EXERCISE OBJECTIVE: Find the word "open" below. Copy each line that has it.

INFORMATION SHOWN:
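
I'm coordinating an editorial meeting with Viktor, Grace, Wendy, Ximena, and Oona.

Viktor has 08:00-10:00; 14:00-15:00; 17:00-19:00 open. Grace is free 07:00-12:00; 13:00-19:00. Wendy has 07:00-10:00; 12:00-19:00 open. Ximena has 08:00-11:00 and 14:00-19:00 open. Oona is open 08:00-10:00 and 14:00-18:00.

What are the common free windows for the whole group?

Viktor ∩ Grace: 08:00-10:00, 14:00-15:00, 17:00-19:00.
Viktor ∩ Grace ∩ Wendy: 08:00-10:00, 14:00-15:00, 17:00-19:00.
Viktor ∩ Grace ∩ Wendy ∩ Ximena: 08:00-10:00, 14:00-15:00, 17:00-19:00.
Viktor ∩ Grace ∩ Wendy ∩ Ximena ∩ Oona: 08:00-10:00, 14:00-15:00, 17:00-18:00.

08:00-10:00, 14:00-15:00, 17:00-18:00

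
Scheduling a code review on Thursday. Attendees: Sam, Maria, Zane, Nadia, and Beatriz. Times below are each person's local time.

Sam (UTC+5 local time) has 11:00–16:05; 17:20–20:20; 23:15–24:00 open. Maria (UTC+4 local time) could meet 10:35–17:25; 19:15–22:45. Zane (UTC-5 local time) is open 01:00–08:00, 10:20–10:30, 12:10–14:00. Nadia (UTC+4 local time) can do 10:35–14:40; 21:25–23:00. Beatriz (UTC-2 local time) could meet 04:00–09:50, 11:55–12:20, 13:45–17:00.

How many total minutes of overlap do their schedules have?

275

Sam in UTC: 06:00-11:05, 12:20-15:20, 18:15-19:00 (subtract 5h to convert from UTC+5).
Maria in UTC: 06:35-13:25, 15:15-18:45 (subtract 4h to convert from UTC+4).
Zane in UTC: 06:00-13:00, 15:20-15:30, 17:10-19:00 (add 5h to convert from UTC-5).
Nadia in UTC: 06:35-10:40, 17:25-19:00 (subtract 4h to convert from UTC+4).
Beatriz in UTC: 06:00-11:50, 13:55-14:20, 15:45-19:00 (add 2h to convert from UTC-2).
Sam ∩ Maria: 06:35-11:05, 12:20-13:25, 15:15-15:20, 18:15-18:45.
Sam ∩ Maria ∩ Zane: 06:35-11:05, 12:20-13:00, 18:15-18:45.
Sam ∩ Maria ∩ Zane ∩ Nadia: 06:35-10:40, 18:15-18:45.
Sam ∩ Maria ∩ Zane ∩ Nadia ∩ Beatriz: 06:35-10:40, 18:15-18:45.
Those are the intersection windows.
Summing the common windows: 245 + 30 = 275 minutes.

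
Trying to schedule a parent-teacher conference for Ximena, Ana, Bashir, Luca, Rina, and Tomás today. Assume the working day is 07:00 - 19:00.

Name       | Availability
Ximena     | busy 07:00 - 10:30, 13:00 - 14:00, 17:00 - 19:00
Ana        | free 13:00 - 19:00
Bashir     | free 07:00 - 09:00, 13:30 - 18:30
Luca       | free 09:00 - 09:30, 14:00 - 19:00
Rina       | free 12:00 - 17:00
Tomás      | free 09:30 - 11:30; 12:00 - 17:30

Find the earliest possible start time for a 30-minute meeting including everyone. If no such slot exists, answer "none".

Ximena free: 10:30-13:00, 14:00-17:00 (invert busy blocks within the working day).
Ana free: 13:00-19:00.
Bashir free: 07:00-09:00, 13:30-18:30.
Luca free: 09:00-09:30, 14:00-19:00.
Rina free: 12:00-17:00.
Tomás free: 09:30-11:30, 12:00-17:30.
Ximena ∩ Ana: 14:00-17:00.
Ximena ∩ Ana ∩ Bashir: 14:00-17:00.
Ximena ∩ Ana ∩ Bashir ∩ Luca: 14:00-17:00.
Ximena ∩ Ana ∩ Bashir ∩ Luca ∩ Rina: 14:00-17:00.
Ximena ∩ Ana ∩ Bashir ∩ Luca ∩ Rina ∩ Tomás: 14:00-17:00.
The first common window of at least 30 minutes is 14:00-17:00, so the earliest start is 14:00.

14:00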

EXERCISE OUTPUT:
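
Viktor has 08:00-10:00; 14:00-15:00; 17:00-19:00 open. Grace is free 07:00-12:00; 13:00-19:00. Wendy has 07:00-10:00; 12:00-19:00 open. Ximena has 08:00-11:00 and 14:00-19:00 open. Oona is open 08:00-10:00 and 14:00-18:00.
Sam (UTC+5 local time) has 11:00–16:05; 17:20–20:20; 23:15–24:00 open. Maria (UTC+4 local time) could meet 10:35–17:25; 19:15–22:45. Zane (UTC-5 local time) is open 01:00–08:00, 10:20–10:30, 12:10–14:00. Nadia (UTC+4 local time) can do 10:35–14:40; 21:25–23:00. Beatriz (UTC-2 local time) could meet 04:00–09:50, 11:55–12:20, 13:45–17:00.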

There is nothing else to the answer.